*** DATA EXCERPTS
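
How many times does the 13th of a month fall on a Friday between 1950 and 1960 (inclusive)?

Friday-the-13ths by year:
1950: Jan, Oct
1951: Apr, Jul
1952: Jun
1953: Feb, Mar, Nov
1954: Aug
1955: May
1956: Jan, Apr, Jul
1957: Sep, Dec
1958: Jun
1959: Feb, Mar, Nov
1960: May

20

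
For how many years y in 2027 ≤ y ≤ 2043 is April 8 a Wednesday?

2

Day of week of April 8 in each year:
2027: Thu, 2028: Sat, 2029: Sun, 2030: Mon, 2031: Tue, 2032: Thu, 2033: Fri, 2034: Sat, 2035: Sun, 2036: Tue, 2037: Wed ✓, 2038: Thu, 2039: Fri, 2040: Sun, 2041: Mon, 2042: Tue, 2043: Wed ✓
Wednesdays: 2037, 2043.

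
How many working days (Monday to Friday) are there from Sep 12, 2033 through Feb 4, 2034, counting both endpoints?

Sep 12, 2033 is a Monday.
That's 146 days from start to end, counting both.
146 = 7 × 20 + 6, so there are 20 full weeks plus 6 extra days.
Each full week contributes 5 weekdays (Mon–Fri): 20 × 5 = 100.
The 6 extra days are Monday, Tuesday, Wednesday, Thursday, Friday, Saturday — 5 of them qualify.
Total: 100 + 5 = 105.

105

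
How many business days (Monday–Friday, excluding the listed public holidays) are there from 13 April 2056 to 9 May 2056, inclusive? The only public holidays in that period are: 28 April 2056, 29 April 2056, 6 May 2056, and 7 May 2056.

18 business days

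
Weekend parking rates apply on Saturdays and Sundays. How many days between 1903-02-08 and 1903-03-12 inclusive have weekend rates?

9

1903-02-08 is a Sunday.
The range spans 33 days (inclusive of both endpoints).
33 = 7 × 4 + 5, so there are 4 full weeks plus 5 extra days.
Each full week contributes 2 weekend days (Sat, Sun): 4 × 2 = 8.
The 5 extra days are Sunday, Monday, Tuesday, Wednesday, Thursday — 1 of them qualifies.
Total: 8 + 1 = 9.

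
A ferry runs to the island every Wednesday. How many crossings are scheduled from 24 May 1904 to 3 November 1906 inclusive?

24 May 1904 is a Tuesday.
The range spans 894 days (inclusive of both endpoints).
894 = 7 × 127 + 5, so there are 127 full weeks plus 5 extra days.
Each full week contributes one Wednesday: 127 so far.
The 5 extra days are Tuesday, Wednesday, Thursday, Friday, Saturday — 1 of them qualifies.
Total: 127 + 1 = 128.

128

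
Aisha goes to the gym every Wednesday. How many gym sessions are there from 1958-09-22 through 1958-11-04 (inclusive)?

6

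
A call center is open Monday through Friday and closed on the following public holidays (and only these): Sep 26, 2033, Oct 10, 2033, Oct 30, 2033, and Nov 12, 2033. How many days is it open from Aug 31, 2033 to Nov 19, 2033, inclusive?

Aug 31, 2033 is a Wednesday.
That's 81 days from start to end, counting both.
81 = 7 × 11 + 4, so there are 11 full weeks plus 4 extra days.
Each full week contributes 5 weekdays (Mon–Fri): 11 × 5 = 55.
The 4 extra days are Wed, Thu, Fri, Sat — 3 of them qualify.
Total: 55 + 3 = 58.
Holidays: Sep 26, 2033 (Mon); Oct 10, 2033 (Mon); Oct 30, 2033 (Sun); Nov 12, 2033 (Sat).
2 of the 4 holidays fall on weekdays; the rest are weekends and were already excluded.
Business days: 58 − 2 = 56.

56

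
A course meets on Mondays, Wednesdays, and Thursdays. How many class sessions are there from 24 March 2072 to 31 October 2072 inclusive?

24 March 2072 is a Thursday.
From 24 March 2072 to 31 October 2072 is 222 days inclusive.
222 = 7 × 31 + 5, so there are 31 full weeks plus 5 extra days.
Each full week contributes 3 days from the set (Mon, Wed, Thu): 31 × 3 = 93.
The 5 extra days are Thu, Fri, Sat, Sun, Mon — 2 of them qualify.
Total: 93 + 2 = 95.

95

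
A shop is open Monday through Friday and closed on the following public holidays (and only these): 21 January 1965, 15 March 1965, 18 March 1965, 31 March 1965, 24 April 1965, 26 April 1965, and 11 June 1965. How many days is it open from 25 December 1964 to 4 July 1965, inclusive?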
******
*** DATA EXCERPTS
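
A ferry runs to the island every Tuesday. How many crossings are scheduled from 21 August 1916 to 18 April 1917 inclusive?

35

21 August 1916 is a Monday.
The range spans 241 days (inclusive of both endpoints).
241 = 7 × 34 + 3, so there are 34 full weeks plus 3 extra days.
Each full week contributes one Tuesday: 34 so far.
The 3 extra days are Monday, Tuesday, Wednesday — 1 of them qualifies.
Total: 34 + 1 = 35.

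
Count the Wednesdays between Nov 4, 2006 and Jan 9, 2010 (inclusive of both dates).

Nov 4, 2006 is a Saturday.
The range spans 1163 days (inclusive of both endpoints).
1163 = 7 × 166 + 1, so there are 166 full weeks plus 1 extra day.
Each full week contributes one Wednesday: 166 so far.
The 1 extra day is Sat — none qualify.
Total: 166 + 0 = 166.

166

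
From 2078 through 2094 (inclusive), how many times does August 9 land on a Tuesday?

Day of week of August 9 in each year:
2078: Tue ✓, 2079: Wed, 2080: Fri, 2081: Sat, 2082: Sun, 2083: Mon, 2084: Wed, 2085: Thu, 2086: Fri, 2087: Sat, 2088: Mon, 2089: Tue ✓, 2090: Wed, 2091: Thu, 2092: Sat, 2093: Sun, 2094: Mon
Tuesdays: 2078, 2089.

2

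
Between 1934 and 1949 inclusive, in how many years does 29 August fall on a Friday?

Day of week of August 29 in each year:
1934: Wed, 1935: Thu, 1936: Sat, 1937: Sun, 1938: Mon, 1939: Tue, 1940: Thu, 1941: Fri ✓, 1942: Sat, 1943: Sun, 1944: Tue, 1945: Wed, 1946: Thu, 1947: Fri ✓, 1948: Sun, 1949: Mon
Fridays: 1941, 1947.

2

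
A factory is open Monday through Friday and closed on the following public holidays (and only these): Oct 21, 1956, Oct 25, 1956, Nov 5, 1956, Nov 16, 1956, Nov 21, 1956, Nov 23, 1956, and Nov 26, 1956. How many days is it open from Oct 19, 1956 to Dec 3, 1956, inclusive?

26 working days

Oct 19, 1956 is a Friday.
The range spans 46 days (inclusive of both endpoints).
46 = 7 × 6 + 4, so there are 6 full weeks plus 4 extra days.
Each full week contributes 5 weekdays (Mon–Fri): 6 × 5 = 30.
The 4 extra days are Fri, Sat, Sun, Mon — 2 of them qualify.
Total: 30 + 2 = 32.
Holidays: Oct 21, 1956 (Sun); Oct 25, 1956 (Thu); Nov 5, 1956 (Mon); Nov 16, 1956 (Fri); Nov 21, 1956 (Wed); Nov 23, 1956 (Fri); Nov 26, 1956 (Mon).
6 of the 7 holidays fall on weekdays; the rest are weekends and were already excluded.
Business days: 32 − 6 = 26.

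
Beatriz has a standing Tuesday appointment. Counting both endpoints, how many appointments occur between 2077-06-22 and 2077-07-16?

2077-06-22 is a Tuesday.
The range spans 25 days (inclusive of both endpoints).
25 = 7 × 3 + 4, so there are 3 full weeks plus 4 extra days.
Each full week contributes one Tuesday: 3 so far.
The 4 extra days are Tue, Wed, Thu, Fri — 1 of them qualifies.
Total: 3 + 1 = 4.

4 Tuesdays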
******
§ DIRECTIONS:
Transcribe the records above exactly, beginning at the line that contains "Aisha goes to" and ending with the line that contains "A shop is open", both included, and nothing else.

§ ANSWER SPACE:
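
Aisha goes to the gym every Wednesday. How many gym sessions are there from 1958-09-22 through 1958-11-04 (inclusive)?

6

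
A call center is open Monday through Friday and closed on the following public holidays (and only these): Sep 26, 2033, Oct 10, 2033, Oct 30, 2033, and Nov 12, 2033. How many days is it open from Aug 31, 2033 to Nov 19, 2033, inclusive?

Aug 31, 2033 is a Wednesday.
That's 81 days from start to end, counting both.
81 = 7 × 11 + 4, so there are 11 full weeks plus 4 extra days.
Each full week contributes 5 weekdays (Mon–Fri): 11 × 5 = 55.
The 4 extra days are Wed, Thu, Fri, Sat — 3 of them qualify.
Total: 55 + 3 = 58.
Holidays: Sep 26, 2033 (Mon); Oct 10, 2033 (Mon); Oct 30, 2033 (Sun); Nov 12, 2033 (Sat).
2 of the 4 holidays fall on weekdays; the rest are weekends and were already excluded.
Business days: 58 − 2 = 56.

56

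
A course meets on Mondays, Wednesdays, and Thursdays. How many class sessions are there from 24 March 2072 to 31 October 2072 inclusive?

24 March 2072 is a Thursday.
From 24 March 2072 to 31 October 2072 is 222 days inclusive.
222 = 7 × 31 + 5, so there are 31 full weeks plus 5 extra days.
Each full week contributes 3 days from the set (Mon, Wed, Thu): 31 × 3 = 93.
The 5 extra days are Thu, Fri, Sat, Sun, Mon — 2 of them qualify.
Total: 93 + 2 = 95.

95

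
A shop is open Monday through Friday and closed on the following public holidays (and only these): 21 January 1965, 15 March 1965, 18 March 1965, 31 March 1965, 24 April 1965, 26 April 1965, and 11 June 1965. How many days is it open from 25 December 1964 to 4 July 1965, inclusive?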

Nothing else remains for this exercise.